• [MATERIAL FOR THIS EXERCISE]:
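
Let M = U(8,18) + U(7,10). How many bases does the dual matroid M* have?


(M1+M2)* = M1* + M2*.
M1* = U(10,18), bases: C(18,10) = 43758.
M2* = U(3,10), bases: C(10,3) = 120.
|B(M*)| = 43758 * 120 = 5250960.

5250960


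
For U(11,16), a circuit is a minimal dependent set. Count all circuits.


In U(11,16), circuits are the (12)-element subsets.
Any set of 12 elements is dependent, and removing any one element gives
an independent set of size 11, so it is a minimal dependent set.
Number of circuits = C(16,12) = 1820.

1820


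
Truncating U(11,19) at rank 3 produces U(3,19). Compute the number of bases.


Truncating U(11,19) to rank 3 gives U(3,19).
Bases of U(3,19) are all 3-element subsets of 19 elements.
Number of bases = C(19,3) = 19! / (3! * 16!) = 969.

969


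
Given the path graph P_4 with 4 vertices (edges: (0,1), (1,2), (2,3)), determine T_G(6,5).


A path on 4 vertices is a tree with 3 edges.
T(x,y) = x^(3) for any tree.
T(6,5) = 6^3 = 216.

216


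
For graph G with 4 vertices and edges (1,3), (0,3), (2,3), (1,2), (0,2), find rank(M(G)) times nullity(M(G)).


r(M) = |V| - c = 4 - 1 = 3.
nullity = |E| - r(M) = 5 - 3 = 2.
Product = 3 * 2 = 6.

6


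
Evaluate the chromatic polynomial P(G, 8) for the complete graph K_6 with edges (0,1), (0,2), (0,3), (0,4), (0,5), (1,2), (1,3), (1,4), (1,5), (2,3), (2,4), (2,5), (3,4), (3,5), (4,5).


P(K_6, k) = k(k-1)(k-2)...(k-5).
P(8) = (8) * (7) * (6) * (5) * (4) * (3) = 20160.

20160


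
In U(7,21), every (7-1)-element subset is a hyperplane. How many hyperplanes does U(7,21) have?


Hyperplanes of U(7,21) are flats of rank 6.
In a uniform matroid, these are exactly the (6)-element subsets.
Count = C(21,6) = 21! / (6! * 15!) = 54264.

54264


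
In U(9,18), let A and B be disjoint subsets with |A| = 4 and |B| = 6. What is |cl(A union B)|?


|A union B| = 4 + 6 = 10 (disjoint).
In U(9,18), cl(S) = S if |S| < 9, else cl(S) = E.
Since 10 >= 9, cl(A union B) = E.
|cl(A union B)| = 18.

18


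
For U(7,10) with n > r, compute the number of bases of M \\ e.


Deleting e from U(7,10) gives U(7,9) since n > r.
Bases of U(7,9) = C(9,7) = 9! / (7! * 2!) = 36.

36


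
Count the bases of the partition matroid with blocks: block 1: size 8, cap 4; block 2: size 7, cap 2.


A basis picks exactly ci elements from block i.
Number of bases = product of C(|Si|, ci).
= C(8,4) * C(7,2)
= 70 * 21
= 1470.

1470


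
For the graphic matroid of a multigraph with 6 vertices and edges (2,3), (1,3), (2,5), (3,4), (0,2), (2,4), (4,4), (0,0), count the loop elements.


In a graphic matroid, a loop is a self-loop edge (u,u) with rank 0.
Examining all 8 edges for self-loops...
Self-loops found: (4,4), (0,0)
Number of loops = 2.

2


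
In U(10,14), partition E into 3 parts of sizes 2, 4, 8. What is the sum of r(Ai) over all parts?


r(Ai) = min(|Ai|, 10) for each part.
Sum = min(2,10) + min(4,10) + min(8,10)
    = 2 + 4 + 8
    = 14.

14


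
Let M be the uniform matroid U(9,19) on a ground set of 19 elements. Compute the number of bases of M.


Bases of U(9,19) are all 9-element subsets of the 19-element ground set.
Number of bases = C(19,9).
(19 choose 9) = 92378.

92378


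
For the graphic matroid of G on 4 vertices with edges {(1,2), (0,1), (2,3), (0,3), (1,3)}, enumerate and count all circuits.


A circuit in a graphic matroid = edge set of a simple cycle.
G has 4 vertices and 5 edges.
Enumerating all minimal edge subsets forming cycles...
Total circuits found: 3.

3


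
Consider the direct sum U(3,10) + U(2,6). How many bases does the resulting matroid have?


Bases of a direct sum M1 + M2: |B| = |B(M1)| * |B(M2)|.
|B(U(3,10))| = C(10,3) = 120.
|B(U(2,6))| = C(6,2) = 15.
Total bases = 120 * 15 = 1800.

1800


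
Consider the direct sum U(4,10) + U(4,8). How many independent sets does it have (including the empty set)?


For a direct sum, |I(M1+M2)| = |I(M1)| * |I(M2)|.
|I(U(4,10))| = sum C(10,k) for k=0..4 = 386.
|I(U(4,8))| = sum C(8,k) for k=0..4 = 163.
Total = 386 * 163 = 62918.

62918


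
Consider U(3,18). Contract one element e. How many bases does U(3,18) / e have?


Contracting e from U(3,18) gives U(2,17).
Bases of U(2,17) = (17 choose 2) = 136.

136


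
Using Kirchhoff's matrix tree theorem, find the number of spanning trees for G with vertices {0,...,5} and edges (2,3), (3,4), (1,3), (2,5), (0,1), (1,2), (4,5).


By Kirchhoff's matrix tree theorem, the number of spanning trees equals
the determinant of any cofactor of the Laplacian matrix L.
G has 6 vertices and 7 edges.
Computing the (5 x 5) cofactor determinant gives 11.

11


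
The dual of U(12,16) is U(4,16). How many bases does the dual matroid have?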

• [HOW TO COMPLETE THIS TASK]: Your task is to repeat every entry above exactly.

• [TASK OUTPUT]:
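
Let M = U(8,18) + U(7,10). How many bases does the dual matroid M* have?


(M1+M2)* = M1* + M2*.
M1* = U(10,18), bases: C(18,10) = 43758.
M2* = U(3,10), bases: C(10,3) = 120.
|B(M*)| = 43758 * 120 = 5250960.

5250960


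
For U(11,16), a circuit is a minimal dependent set. Count all circuits.


In U(11,16), circuits are the (12)-element subsets.
Any set of 12 elements is dependent, and removing any one element gives
an independent set of size 11, so it is a minimal dependent set.
Number of circuits = C(16,12) = 1820.

1820


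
Truncating U(11,19) at rank 3 produces U(3,19). Compute the number of bases.


Truncating U(11,19) to rank 3 gives U(3,19).
Bases of U(3,19) are all 3-element subsets of 19 elements.
Number of bases = C(19,3) = 19! / (3! * 16!) = 969.

969


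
Given the path graph P_4 with 4 vertices (edges: (0,1), (1,2), (2,3)), determine T_G(6,5).


A path on 4 vertices is a tree with 3 edges.
T(x,y) = x^(3) for any tree.
T(6,5) = 6^3 = 216.

216


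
For graph G with 4 vertices and edges (1,3), (0,3), (2,3), (1,2), (0,2), find rank(M(G)) times nullity(M(G)).


r(M) = |V| - c = 4 - 1 = 3.
nullity = |E| - r(M) = 5 - 3 = 2.
Product = 3 * 2 = 6.

6


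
Evaluate the chromatic polynomial P(G, 8) for the complete graph K_6 with edges (0,1), (0,2), (0,3), (0,4), (0,5), (1,2), (1,3), (1,4), (1,5), (2,3), (2,4), (2,5), (3,4), (3,5), (4,5).


P(K_6, k) = k(k-1)(k-2)...(k-5).
P(8) = (8) * (7) * (6) * (5) * (4) * (3) = 20160.

20160


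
In U(7,21), every (7-1)-element subset is a hyperplane. How many hyperplanes does U(7,21) have?


Hyperplanes of U(7,21) are flats of rank 6.
In a uniform matroid, these are exactly the (6)-element subsets.
Count = C(21,6) = 21! / (6! * 15!) = 54264.

54264


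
In U(9,18), let A and B be disjoint subsets with |A| = 4 and |B| = 6. What is |cl(A union B)|?


|A union B| = 4 + 6 = 10 (disjoint).
In U(9,18), cl(S) = S if |S| < 9, else cl(S) = E.
Since 10 >= 9, cl(A union B) = E.
|cl(A union B)| = 18.

18


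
For U(7,10) with n > r, compute the number of bases of M \\ e.


Deleting e from U(7,10) gives U(7,9) since n > r.
Bases of U(7,9) = C(9,7) = 9! / (7! * 2!) = 36.

36


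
Count the bases of the partition matroid with blocks: block 1: size 8, cap 4; block 2: size 7, cap 2.


A basis picks exactly ci elements from block i.
Number of bases = product of C(|Si|, ci).
= C(8,4) * C(7,2)
= 70 * 21
= 1470.

1470


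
For the graphic matroid of a multigraph with 6 vertices and edges (2,3), (1,3), (2,5), (3,4), (0,2), (2,4), (4,4), (0,0), count the loop elements.


In a graphic matroid, a loop is a self-loop edge (u,u) with rank 0.
Examining all 8 edges for self-loops...
Self-loops found: (4,4), (0,0)
Number of loops = 2.

2


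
In U(10,14), partition E into 3 parts of sizes 2, 4, 8. What is the sum of r(Ai) over all parts?


r(Ai) = min(|Ai|, 10) for each part.
Sum = min(2,10) + min(4,10) + min(8,10)
    = 2 + 4 + 8
    = 14.

14


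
Let M be the uniform matroid U(9,19) on a ground set of 19 elements. Compute the number of bases of M.


Bases of U(9,19) are all 9-element subsets of the 19-element ground set.
Number of bases = C(19,9).
(19 choose 9) = 92378.

92378


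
For the graphic matroid of G on 4 vertices with edges {(1,2), (0,1), (2,3), (0,3), (1,3)}, enumerate and count all circuits.


A circuit in a graphic matroid = edge set of a simple cycle.
G has 4 vertices and 5 edges.
Enumerating all minimal edge subsets forming cycles...
Total circuits found: 3.

3


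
Consider the direct sum U(3,10) + U(2,6). How many bases does the resulting matroid have?


Bases of a direct sum M1 + M2: |B| = |B(M1)| * |B(M2)|.
|B(U(3,10))| = C(10,3) = 120.
|B(U(2,6))| = C(6,2) = 15.
Total bases = 120 * 15 = 1800.

1800


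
Consider the direct sum U(4,10) + U(4,8). How many independent sets does it have (including the empty set)?


For a direct sum, |I(M1+M2)| = |I(M1)| * |I(M2)|.
|I(U(4,10))| = sum C(10,k) for k=0..4 = 386.
|I(U(4,8))| = sum C(8,k) for k=0..4 = 163.
Total = 386 * 163 = 62918.

62918


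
Consider U(3,18). Contract one element e. How many bases does U(3,18) / e have?


Contracting e from U(3,18) gives U(2,17).
Bases of U(2,17) = (17 choose 2) = 136.

136


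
Using Kirchhoff's matrix tree theorem, find the number of spanning trees for G with vertices {0,...,5} and edges (2,3), (3,4), (1,3), (2,5), (0,1), (1,2), (4,5).


By Kirchhoff's matrix tree theorem, the number of spanning trees equals
the determinant of any cofactor of the Laplacian matrix L.
G has 6 vertices and 7 edges.
Computing the (5 x 5) cofactor determinant gives 11.

11


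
The dual of U(12,16) is U(4,16). How many bases does the dual matroid have?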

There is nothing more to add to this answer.